Word for word, reproduce every record in the listing below.
- Opening Delimiter -
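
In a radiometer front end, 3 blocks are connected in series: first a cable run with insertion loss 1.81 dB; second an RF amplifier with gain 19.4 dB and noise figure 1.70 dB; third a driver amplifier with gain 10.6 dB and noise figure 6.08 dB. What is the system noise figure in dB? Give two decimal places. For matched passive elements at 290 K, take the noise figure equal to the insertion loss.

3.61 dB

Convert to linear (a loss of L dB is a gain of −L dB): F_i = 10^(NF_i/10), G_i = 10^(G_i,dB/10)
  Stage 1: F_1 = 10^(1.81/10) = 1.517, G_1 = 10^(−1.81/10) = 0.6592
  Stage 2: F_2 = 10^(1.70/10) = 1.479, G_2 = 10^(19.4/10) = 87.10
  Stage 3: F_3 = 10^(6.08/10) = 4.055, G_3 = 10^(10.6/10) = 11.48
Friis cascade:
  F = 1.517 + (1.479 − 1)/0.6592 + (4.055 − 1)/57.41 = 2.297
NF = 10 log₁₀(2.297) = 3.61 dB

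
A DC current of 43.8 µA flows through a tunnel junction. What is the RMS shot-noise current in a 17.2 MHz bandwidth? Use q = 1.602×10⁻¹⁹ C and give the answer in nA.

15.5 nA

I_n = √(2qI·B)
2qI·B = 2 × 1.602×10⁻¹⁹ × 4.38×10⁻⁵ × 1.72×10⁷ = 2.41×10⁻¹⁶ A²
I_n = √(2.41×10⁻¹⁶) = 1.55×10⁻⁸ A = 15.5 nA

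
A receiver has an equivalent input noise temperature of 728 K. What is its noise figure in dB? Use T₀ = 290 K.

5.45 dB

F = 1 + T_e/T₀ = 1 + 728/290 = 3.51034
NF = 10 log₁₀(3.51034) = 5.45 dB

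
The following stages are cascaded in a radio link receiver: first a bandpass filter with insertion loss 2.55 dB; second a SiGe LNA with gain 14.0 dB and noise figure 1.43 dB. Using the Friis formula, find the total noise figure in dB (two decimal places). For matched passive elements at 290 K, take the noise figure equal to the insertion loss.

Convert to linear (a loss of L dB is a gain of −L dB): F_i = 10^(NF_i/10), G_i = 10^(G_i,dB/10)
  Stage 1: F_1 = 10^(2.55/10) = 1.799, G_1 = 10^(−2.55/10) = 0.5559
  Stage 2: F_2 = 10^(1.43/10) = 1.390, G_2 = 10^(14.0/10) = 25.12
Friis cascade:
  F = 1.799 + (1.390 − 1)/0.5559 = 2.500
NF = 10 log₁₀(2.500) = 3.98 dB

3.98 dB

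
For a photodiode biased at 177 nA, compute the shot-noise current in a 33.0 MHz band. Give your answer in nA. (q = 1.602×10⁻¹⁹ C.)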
- Closing Delimiter -
RESPONSE AREA -
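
In a radiometer front end, 3 blocks are connected in series: first a cable run with insertion loss 1.81 dB; second an RF amplifier with gain 19.4 dB and noise figure 1.70 dB; third a driver amplifier with gain 10.6 dB and noise figure 6.08 dB. What is the system noise figure in dB? Give two decimal places. For matched passive elements at 290 K, take the noise figure equal to the insertion loss.

3.61 dB

Convert to linear (a loss of L dB is a gain of −L dB): F_i = 10^(NF_i/10), G_i = 10^(G_i,dB/10)
  Stage 1: F_1 = 10^(1.81/10) = 1.517, G_1 = 10^(−1.81/10) = 0.6592
  Stage 2: F_2 = 10^(1.70/10) = 1.479, G_2 = 10^(19.4/10) = 87.10
  Stage 3: F_3 = 10^(6.08/10) = 4.055, G_3 = 10^(10.6/10) = 11.48
Friis cascade:
  F = 1.517 + (1.479 − 1)/0.6592 + (4.055 − 1)/57.41 = 2.297
NF = 10 log₁₀(2.297) = 3.61 dB

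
A DC current of 43.8 µA flows through a tunnel junction. What is the RMS shot-noise current in a 17.2 MHz bandwidth? Use q = 1.602×10⁻¹⁹ C and give the answer in nA.

15.5 nA

I_n = √(2qI·B)
2qI·B = 2 × 1.602×10⁻¹⁹ × 4.38×10⁻⁵ × 1.72×10⁷ = 2.41×10⁻¹⁶ A²
I_n = √(2.41×10⁻¹⁶) = 1.55×10⁻⁸ A = 15.5 nA

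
A receiver has an equivalent input noise temperature of 728 K. What is its noise figure in dB? Use T₀ = 290 K.

5.45 dB

F = 1 + T_e/T₀ = 1 + 728/290 = 3.51034
NF = 10 log₁₀(3.51034) = 5.45 dB

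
The following stages are cascaded in a radio link receiver: first a bandpass filter with insertion loss 2.55 dB; second a SiGe LNA with gain 14.0 dB and noise figure 1.43 dB. Using the Friis formula, find the total noise figure in dB (two decimal places). For matched passive elements at 290 K, take the noise figure equal to the insertion loss.

Convert to linear (a loss of L dB is a gain of −L dB): F_i = 10^(NF_i/10), G_i = 10^(G_i,dB/10)
  Stage 1: F_1 = 10^(2.55/10) = 1.799, G_1 = 10^(−2.55/10) = 0.5559
  Stage 2: F_2 = 10^(1.43/10) = 1.390, G_2 = 10^(14.0/10) = 25.12
Friis cascade:
  F = 1.799 + (1.390 − 1)/0.5559 = 2.500
NF = 10 log₁₀(2.500) = 3.98 dB

3.98 dB

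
For a photodiode biased at 177 nA, compute the shot-noise current in a 33.0 MHz band. Give your answer in nA. (q = 1.602×10⁻¹⁹ C.)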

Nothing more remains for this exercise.